_THE PROBLEM_:
Copy out all the entries below, word for word.

_RECORDS PROVIDED_:
##############################

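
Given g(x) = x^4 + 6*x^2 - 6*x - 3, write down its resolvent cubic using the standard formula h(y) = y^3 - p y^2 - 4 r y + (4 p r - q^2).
h(y) = y^3 - 6*y^2 + 12*y - 108

Identify coefficients: p = 6, q = -6, r = -3.
Plug into h(y) = y^3 - p y^2 - 4 r y + (4 p r - q^2):
  h(y) = y^3 - (6) y^2 - 4*(-3) y + (4*(6)*(-3) - (-6)^2)
       = y^3 + (-6) y^2 + (12) y + (-108).
Simplifying: h(y) = y^3 - 6*y^2 + 12*y - 108.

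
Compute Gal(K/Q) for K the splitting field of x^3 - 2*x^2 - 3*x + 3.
Gal(K/Q) = S_3 (symmetric group of order 6)

Compute the discriminant of x^3 + (-2)*x^2 + (-3)*x + (3): Δ = 321. Since Δ is not a rational square, the Galois group is not contained in A_3; it must be the full S_3 (irreducibility of the cubic rules out anything smaller).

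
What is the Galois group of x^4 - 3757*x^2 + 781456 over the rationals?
Gal(K/Q) = Z/2Z (cyclic of order 2)

f factors as (x^2 - 221)(x^2 - 3536), so the splitting field is K = Q(sqrt(221), sqrt(3536)). The squarefree part of 221 is 221 and the squarefree part of 3536 is also 221, so sqrt(221) and sqrt(3536) are both rational multiples of sqrt(221). Hence Q(sqrt(221)) = Q(sqrt(3536)) = Q(sqrt(221)), and the splitting field collapses to a single degree-2 extension with Galois group Z/2Z.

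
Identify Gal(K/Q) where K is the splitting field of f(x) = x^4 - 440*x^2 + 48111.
Gal(K/Q) = V_4 (Klein four-group, Z/2Z × Z/2Z)

f factors as (x^2 - 237)(x^2 - 203), so the splitting field is K = Q(sqrt(237), sqrt(203)). The elements 237, 203, 48111 are all non-squares in Q, so sqrt(237) and sqrt(203) generate independent quadratic extensions. Thus [K:Q] = 4 and Gal(K/Q) is generated by the two order-2 automorphisms sqrt(237) ↦ -sqrt(237) and sqrt(203) ↦ -sqrt(203), giving V_4.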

##############################

_ANSWER SECTION_:
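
Given g(x) = x^4 + 6*x^2 - 6*x - 3, write down its resolvent cubic using the standard formula h(y) = y^3 - p y^2 - 4 r y + (4 p r - q^2).
h(y) = y^3 - 6*y^2 + 12*y - 108

Identify coefficients: p = 6, q = -6, r = -3.
Plug into h(y) = y^3 - p y^2 - 4 r y + (4 p r - q^2):
  h(y) = y^3 - (6) y^2 - 4*(-3) y + (4*(6)*(-3) - (-6)^2)
       = y^3 + (-6) y^2 + (12) y + (-108).
Simplifying: h(y) = y^3 - 6*y^2 + 12*y - 108.

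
Compute Gal(K/Q) for K the splitting field of x^3 - 2*x^2 - 3*x + 3.
Gal(K/Q) = S_3 (symmetric group of order 6)

Compute the discriminant of x^3 + (-2)*x^2 + (-3)*x + (3): Δ = 321. Since Δ is not a rational square, the Galois group is not contained in A_3; it must be the full S_3 (irreducibility of the cubic rules out anything smaller).

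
What is the Galois group of x^4 - 3757*x^2 + 781456 over the rationals?
Gal(K/Q) = Z/2Z (cyclic of order 2)

f factors as (x^2 - 221)(x^2 - 3536), so the splitting field is K = Q(sqrt(221), sqrt(3536)). The squarefree part of 221 is 221 and the squarefree part of 3536 is also 221, so sqrt(221) and sqrt(3536) are both rational multiples of sqrt(221). Hence Q(sqrt(221)) = Q(sqrt(3536)) = Q(sqrt(221)), and the splitting field collapses to a single degree-2 extension with Galois group Z/2Z.

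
Identify Gal(K/Q) where K is the splitting field of f(x) = x^4 - 440*x^2 + 48111.
Gal(K/Q) = V_4 (Klein four-group, Z/2Z × Z/2Z)

f factors as (x^2 - 237)(x^2 - 203), so the splitting field is K = Q(sqrt(237), sqrt(203)). The elements 237, 203, 48111 are all non-squares in Q, so sqrt(237) and sqrt(203) generate independent quadratic extensions. Thus [K:Q] = 4 and Gal(K/Q) is generated by the two order-2 automorphisms sqrt(237) ↦ -sqrt(237) and sqrt(203) ↦ -sqrt(203), giving V_4.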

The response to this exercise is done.